PROBLEM: In the material below, the required lines run from the one containing "u_tt + 4·u_ttt = f(x, t)" through the one containing "where f(x, t) = 7". Copy those lines exactly, ends included, and nothing else.

☆ ☆ ☆

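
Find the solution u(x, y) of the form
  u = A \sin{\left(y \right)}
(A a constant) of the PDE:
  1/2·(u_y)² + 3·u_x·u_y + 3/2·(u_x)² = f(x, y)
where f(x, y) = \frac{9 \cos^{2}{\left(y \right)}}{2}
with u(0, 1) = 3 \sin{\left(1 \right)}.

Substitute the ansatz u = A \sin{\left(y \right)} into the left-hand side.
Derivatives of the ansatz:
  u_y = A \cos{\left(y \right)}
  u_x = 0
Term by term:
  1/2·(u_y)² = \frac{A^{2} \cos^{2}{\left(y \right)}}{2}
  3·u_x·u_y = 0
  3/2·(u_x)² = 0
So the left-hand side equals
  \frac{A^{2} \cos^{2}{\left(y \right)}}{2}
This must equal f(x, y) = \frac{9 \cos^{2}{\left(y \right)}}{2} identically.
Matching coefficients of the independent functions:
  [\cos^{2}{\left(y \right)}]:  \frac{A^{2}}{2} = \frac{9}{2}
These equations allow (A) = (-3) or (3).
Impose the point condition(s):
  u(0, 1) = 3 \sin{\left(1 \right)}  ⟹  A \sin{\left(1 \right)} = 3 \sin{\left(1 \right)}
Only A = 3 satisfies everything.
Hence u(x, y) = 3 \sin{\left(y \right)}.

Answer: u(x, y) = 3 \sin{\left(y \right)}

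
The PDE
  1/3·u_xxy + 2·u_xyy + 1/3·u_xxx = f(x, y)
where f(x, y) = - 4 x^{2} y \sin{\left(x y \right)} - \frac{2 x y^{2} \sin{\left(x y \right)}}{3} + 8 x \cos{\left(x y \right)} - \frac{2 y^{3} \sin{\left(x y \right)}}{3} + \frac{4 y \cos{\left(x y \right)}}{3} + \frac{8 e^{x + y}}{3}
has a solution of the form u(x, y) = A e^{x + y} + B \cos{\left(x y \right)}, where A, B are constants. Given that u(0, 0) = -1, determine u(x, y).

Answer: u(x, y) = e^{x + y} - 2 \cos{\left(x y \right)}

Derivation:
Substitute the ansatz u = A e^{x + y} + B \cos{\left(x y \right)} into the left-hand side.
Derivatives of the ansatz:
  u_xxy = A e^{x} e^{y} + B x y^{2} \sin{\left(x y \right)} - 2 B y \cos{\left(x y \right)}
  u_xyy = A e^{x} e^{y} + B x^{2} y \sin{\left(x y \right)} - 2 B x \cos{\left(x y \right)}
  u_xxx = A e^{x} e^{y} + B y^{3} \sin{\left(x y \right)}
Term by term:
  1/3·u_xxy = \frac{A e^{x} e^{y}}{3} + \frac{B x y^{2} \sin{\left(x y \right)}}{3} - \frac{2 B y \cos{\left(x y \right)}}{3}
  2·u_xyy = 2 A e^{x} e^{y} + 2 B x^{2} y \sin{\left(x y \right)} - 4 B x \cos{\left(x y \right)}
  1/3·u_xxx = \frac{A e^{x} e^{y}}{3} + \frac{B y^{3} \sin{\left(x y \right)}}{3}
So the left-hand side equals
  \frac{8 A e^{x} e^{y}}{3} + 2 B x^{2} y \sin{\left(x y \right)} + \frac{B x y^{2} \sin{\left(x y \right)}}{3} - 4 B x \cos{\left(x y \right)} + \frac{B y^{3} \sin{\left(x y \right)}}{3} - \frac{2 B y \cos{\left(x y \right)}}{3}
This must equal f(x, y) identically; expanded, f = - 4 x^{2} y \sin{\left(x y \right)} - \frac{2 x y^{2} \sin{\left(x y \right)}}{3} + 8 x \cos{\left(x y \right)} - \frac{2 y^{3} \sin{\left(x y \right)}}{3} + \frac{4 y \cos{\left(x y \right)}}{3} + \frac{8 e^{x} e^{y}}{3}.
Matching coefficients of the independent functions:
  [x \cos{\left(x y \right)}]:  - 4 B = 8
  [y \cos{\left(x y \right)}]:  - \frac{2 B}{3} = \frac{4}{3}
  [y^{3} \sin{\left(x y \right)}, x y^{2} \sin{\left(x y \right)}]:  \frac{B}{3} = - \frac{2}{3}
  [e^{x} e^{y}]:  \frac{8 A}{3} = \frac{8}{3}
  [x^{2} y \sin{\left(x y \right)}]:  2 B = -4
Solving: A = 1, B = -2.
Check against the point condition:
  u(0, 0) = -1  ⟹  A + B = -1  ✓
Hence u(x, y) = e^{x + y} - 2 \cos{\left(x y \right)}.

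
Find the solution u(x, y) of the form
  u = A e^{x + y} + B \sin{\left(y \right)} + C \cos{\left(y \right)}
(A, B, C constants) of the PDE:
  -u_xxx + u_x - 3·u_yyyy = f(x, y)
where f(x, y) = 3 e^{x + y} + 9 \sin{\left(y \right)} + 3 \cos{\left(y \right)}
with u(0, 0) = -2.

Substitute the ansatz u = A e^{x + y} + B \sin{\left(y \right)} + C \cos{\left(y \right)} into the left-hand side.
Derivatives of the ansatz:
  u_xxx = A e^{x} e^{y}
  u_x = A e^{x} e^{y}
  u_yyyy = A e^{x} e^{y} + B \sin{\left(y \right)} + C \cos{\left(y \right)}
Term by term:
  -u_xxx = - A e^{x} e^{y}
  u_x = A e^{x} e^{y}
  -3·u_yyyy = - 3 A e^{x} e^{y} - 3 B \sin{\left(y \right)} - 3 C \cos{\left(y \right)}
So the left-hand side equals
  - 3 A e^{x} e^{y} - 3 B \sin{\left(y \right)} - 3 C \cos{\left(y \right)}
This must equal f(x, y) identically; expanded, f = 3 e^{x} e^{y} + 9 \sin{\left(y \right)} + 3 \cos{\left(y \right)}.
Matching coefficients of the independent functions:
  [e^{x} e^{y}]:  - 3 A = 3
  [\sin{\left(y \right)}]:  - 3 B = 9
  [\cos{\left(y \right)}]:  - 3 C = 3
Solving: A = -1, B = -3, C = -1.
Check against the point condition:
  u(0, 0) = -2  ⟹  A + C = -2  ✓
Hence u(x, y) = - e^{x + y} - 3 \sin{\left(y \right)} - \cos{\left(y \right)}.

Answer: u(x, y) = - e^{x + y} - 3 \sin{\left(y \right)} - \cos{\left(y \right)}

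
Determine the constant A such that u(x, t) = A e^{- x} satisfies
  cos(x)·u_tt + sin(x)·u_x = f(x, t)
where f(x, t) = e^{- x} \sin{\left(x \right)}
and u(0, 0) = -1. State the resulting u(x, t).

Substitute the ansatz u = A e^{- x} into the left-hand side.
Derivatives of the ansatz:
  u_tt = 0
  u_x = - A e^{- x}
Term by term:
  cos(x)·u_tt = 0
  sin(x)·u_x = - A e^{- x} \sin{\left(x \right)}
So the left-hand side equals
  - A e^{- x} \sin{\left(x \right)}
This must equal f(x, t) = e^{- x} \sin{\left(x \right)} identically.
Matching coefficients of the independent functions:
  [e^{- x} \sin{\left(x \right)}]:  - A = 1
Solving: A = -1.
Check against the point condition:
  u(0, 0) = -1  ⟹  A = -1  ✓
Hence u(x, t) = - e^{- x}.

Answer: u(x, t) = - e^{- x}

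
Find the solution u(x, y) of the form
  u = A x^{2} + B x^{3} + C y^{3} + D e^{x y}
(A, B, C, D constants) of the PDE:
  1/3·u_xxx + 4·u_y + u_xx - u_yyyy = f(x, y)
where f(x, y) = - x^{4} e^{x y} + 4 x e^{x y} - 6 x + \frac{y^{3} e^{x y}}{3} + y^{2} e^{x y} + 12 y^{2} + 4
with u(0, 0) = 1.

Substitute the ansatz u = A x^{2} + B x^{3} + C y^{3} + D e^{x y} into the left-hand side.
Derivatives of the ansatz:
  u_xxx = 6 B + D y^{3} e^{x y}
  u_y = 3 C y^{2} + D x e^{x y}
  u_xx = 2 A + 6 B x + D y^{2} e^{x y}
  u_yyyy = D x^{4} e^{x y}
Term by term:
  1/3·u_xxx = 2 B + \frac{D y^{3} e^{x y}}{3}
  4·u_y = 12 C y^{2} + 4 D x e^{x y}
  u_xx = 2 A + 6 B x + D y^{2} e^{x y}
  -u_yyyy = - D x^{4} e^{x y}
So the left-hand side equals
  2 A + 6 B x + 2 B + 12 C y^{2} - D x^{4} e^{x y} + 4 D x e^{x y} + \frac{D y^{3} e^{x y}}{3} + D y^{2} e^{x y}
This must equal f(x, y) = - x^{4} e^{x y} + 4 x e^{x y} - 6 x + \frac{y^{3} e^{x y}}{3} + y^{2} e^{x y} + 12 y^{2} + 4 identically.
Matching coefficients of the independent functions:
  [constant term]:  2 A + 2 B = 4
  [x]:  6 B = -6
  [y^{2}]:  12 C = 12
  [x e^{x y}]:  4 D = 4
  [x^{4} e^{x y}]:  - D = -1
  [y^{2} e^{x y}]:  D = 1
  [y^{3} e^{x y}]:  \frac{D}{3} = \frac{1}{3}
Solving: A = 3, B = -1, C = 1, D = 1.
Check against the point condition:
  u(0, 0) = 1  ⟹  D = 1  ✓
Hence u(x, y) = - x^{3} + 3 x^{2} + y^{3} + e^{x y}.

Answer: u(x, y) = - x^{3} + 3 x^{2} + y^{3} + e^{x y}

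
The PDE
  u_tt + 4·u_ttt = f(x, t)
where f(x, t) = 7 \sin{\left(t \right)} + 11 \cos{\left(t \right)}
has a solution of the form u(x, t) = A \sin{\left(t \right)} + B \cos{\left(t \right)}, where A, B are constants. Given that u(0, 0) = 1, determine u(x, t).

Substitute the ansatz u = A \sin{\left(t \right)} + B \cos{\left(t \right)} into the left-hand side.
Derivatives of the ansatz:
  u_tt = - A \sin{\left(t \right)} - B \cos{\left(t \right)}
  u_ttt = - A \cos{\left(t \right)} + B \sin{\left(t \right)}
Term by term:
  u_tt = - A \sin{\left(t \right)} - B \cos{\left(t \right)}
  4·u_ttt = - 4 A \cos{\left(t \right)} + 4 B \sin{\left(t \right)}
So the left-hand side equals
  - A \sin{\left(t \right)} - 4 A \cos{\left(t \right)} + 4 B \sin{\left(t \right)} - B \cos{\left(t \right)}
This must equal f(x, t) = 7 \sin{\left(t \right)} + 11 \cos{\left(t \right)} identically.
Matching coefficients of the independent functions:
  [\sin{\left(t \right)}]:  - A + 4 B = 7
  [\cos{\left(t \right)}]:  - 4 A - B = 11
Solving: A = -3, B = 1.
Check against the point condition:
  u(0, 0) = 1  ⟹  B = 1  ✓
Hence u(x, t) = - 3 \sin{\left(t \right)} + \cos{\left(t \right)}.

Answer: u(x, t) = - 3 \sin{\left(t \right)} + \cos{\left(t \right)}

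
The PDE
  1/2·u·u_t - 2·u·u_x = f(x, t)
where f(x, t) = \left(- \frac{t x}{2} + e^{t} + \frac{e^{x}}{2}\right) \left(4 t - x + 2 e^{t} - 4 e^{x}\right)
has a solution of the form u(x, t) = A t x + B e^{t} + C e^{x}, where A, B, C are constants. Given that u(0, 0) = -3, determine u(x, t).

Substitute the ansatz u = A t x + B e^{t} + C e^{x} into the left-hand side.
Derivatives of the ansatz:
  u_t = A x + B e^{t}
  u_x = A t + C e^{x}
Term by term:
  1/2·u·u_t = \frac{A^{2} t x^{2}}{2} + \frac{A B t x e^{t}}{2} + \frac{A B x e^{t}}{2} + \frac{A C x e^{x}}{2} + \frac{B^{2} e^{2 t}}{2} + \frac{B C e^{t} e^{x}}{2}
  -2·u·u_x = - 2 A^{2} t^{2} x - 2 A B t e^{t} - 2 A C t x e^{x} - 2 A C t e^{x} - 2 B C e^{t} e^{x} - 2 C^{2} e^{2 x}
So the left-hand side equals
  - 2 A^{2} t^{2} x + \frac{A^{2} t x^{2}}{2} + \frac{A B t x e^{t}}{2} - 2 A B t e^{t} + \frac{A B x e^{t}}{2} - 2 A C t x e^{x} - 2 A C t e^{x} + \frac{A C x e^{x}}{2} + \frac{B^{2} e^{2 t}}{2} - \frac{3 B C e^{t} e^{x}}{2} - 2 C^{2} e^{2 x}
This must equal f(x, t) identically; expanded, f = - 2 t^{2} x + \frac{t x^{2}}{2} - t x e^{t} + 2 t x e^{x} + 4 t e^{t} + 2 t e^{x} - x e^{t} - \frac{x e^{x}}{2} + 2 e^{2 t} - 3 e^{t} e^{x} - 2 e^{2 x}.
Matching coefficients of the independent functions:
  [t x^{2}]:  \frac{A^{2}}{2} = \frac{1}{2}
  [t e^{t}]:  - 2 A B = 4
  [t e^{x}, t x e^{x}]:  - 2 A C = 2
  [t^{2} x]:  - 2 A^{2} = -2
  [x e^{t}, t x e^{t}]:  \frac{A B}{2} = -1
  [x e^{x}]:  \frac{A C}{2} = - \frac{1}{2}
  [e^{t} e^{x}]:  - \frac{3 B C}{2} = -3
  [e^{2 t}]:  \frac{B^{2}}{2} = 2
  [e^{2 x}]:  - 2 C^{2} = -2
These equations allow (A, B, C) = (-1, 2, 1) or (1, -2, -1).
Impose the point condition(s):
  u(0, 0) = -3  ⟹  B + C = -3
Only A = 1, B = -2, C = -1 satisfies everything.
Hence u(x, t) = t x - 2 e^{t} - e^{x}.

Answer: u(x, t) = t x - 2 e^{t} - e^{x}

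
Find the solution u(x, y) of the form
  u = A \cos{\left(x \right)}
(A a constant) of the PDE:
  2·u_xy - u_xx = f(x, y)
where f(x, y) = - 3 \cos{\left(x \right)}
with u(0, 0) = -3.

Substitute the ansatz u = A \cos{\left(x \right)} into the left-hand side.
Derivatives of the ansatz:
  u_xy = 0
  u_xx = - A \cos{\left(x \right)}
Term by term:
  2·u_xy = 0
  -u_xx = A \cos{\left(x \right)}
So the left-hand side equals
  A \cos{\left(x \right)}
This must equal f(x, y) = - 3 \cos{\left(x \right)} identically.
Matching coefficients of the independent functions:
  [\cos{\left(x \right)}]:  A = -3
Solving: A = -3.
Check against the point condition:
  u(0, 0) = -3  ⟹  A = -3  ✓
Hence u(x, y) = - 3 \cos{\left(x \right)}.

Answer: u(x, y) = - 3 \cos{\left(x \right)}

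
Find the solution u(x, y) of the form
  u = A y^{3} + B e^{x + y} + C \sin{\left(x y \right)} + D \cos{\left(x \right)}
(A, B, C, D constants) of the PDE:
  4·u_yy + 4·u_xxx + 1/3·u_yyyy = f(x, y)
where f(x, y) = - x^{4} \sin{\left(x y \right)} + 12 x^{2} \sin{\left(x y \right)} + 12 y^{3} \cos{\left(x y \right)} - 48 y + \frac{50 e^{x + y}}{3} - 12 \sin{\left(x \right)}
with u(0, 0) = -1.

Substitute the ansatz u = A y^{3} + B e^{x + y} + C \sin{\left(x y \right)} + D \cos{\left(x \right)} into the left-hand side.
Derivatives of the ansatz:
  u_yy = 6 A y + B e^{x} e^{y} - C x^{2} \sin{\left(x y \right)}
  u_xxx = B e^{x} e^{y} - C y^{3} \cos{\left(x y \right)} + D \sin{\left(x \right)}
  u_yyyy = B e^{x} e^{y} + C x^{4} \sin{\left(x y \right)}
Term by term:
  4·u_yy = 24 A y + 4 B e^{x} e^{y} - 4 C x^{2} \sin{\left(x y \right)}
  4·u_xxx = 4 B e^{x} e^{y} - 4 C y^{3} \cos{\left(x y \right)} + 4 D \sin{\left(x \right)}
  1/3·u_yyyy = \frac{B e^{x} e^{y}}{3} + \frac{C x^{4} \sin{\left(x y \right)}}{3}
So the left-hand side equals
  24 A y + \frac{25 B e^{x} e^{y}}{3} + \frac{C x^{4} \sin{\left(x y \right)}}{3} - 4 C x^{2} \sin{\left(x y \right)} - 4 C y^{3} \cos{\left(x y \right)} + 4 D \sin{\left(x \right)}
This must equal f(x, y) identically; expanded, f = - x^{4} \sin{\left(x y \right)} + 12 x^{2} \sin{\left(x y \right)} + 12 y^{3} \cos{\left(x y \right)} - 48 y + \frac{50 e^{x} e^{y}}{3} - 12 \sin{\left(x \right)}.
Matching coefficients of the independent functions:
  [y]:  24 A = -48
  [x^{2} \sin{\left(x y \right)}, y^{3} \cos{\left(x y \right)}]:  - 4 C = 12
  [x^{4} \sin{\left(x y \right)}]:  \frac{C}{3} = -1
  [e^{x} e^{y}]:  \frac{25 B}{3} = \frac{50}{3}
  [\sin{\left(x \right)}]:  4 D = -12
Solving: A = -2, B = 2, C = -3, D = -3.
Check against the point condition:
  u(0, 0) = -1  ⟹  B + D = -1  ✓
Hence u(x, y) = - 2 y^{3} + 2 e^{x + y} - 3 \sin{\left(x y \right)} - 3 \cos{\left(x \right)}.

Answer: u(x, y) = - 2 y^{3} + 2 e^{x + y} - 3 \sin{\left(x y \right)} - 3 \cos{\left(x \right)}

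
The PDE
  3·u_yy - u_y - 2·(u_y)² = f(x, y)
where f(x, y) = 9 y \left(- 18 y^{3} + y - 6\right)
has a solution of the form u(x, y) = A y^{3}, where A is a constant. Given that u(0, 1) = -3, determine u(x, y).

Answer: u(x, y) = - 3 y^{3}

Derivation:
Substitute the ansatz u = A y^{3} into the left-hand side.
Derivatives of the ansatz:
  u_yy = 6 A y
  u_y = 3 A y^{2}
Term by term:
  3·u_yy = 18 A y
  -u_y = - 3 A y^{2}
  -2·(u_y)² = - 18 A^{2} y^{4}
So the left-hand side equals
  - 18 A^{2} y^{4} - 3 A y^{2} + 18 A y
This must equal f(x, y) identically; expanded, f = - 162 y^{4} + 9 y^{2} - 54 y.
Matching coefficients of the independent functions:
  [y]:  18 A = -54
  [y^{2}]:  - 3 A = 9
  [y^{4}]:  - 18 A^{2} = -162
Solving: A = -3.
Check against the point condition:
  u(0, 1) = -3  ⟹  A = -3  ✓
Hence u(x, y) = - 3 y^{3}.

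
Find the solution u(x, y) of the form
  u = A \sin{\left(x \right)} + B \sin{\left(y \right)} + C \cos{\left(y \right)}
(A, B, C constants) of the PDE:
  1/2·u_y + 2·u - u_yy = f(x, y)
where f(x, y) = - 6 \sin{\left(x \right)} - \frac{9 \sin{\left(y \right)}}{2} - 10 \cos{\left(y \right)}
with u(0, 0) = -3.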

☆ ☆ ☆

WRITTEN RESPONSE:
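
  u_tt + 4·u_ttt = f(x, t)
where f(x, t) = 7 \sin{\left(t \right)} + 11 \cos{\left(t \right)}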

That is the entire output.